(Saved data entries)
════════════════

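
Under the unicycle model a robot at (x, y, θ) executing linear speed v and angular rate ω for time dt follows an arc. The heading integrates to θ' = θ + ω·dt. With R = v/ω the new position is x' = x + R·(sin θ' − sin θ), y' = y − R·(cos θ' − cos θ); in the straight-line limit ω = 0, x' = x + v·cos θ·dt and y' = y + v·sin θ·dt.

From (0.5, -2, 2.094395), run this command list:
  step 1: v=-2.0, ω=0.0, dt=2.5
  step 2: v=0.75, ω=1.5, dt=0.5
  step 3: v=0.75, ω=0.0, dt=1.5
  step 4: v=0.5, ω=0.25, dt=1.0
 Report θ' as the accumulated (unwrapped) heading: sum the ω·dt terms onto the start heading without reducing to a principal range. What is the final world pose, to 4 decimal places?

step 1: θ'=2.0944 (straight) → pose (3.0000, -6.3301, 2.0944)
step 2: θ'=2.8444 (R=0.5000) → pose (2.7134, -6.1020, 2.8444)
step 3: θ'=2.8444 (straight) → pose (1.6377, -5.7726, 2.8444)
step 4: θ'=3.0944 (R=2.0000) → pose (1.1464, -5.6871, 3.0944)

(1.1464, -5.6871, 3.0944)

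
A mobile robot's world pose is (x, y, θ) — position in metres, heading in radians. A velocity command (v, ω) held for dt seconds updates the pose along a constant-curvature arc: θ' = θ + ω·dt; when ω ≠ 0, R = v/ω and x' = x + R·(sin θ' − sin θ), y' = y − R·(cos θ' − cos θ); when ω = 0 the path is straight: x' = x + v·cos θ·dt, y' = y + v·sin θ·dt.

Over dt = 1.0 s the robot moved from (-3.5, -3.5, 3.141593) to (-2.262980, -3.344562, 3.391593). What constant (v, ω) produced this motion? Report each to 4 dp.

Δθ = 3.391593 − 3.141593 = 0.250000
ω = Δθ/dt = 0.250000/1.0 = 0.2500
R = Δx/(sin θ' − sin θ) = -5.0000
v = R·ω = -5.0000·0.2500 = -1.2500

v = -1.2500, ω = 0.2500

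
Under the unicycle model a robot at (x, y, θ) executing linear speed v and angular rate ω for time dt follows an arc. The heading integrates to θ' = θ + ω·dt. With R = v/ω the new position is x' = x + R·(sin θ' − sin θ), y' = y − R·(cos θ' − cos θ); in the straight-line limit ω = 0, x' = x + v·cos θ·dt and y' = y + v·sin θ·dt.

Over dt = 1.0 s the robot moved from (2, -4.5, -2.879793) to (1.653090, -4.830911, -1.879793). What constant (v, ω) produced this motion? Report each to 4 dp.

v = 0.5000, ω = 1.0000

Δθ = -1.879793 − -2.879793 = 1.000000
ω = Δθ/dt = 1.000000/1.0 = 1.0000
R = Δx/(sin θ' − sin θ) = 0.5000
v = R·ω = 0.5000·1.0000 = 0.5000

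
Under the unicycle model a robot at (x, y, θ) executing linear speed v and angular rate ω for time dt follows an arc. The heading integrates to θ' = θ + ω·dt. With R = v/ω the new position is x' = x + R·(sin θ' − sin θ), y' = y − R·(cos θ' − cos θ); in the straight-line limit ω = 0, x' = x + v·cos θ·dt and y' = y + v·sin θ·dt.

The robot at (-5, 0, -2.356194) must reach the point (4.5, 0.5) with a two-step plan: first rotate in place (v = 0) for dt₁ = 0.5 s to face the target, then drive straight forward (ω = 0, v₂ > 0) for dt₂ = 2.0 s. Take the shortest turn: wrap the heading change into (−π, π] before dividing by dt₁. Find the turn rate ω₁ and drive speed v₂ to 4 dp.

heading to target = atan2(0.5−0, 4.5−-5) = 0.0526
Δθ = wrap(0.0526 − -2.3562) = 2.4088; ω₁ = Δθ/dt₁ = 4.8176
distance = √((4.5−-5)² + (0.5−0)²) = 9.5131; v₂ = distance/dt₂ = 4.7566

ω₁ = 4.8176, v₂ = 4.7566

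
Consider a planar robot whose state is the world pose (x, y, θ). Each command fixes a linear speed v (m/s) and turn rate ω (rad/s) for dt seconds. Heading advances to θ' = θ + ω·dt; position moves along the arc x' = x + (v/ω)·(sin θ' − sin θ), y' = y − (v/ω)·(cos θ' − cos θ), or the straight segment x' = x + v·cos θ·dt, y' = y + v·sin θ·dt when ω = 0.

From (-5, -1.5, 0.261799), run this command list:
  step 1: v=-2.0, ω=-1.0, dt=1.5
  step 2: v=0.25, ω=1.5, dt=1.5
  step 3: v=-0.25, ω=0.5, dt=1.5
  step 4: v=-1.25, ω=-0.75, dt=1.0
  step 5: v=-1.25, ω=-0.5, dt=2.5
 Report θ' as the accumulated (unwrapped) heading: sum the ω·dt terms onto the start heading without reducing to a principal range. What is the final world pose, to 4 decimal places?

step 1: θ'=-1.2382 (R=2.0000) → pose (-7.4080, -0.2211, -1.2382)
step 2: θ'=1.0118 (R=0.1667) → pose (-7.1092, -0.2551, 1.0118)
step 3: θ'=1.7618 (R=-0.5000) → pose (-7.1762, -0.6152, 1.7618)
step 4: θ'=1.0118 (R=1.6667) → pose (-7.3996, -1.8155, 1.0118)
step 5: θ'=-0.2382 (R=2.5000) → pose (-10.1090, -2.9191, -0.2382)

(-10.1090, -2.9191, -0.2382)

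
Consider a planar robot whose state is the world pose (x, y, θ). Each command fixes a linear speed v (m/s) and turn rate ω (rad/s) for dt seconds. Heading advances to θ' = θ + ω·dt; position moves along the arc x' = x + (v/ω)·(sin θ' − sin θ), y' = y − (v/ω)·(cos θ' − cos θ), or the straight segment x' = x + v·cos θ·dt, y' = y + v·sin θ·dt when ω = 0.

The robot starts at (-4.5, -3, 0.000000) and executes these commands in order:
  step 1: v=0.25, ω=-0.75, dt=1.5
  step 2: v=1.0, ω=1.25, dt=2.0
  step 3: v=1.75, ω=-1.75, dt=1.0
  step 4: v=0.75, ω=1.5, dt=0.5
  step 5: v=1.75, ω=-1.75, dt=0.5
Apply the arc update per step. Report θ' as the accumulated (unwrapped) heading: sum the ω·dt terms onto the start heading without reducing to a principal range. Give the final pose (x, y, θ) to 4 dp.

step 1: θ'=-1.1250 (R=-0.3333) → pose (-4.1992, -3.1896, -1.1250)
step 2: θ'=1.3750 (R=0.8000) → pose (-2.6927, -3.0003, 1.3750)
step 3: θ'=-0.3750 (R=-1.0000) → pose (-1.3456, -2.2643, -0.3750)
step 4: θ'=0.3750 (R=0.5000) → pose (-0.9793, -2.2643, 0.3750)
step 5: θ'=-0.5000 (R=-1.0000) → pose (-0.1336, -2.3173, -0.5000)

(-0.1336, -2.3173, -0.5000)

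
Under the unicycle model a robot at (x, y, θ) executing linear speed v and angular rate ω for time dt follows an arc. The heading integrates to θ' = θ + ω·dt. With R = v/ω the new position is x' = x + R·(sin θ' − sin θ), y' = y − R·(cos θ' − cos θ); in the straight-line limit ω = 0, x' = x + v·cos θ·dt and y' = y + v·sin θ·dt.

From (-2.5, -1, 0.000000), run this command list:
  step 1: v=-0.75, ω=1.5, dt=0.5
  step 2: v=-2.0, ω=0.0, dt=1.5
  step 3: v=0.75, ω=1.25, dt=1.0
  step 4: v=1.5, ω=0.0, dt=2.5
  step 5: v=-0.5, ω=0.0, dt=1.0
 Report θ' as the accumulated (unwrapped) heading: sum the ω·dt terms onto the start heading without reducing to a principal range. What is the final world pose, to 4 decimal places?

step 1: θ'=0.7500 (R=-0.5000) → pose (-2.8408, -1.1342, 0.7500)
step 2: θ'=0.7500 (straight) → pose (-5.0359, -3.1791, 0.7500)
step 3: θ'=2.0000 (R=0.6000) → pose (-4.8993, -2.4904, 2.0000)
step 4: θ'=2.0000 (straight) → pose (-6.4598, 0.9195, 2.0000)
step 5: θ'=2.0000 (straight) → pose (-6.2518, 0.4648, 2.0000)

(-6.2518, 0.4648, 2.0000)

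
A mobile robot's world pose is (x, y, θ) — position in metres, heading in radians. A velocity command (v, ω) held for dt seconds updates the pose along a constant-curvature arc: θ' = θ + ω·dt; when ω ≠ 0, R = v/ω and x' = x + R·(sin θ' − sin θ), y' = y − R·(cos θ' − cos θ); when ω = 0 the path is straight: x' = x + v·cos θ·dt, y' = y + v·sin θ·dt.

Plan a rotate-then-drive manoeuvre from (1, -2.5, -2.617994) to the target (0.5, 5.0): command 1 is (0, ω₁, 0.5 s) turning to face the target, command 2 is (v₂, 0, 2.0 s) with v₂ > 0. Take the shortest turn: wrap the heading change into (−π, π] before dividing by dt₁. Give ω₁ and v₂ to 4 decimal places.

ω₁ = -4.0557, v₂ = 3.7583

heading to target = atan2(5−-2.5, 0.5−1) = 1.6374
Δθ = wrap(1.6374 − -2.6180) = -2.0278; ω₁ = Δθ/dt₁ = -4.0557
distance = √((0.5−1)² + (5−-2.5)²) = 7.5166; v₂ = distance/dt₂ = 3.7583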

════════════════

Task statement :: Of the lines above, retype only those from the line containing "step 2: v=0.75, ω=1.5, dt=0.5" through the line containing "step 4: v=0.5, ω=0.25, dt=1.0", including both, exactly.

Result for this task ::
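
  step 2: v=0.75, ω=1.5, dt=0.5
  step 3: v=0.75, ω=0.0, dt=1.5
  step 4: v=0.5, ω=0.25, dt=1.0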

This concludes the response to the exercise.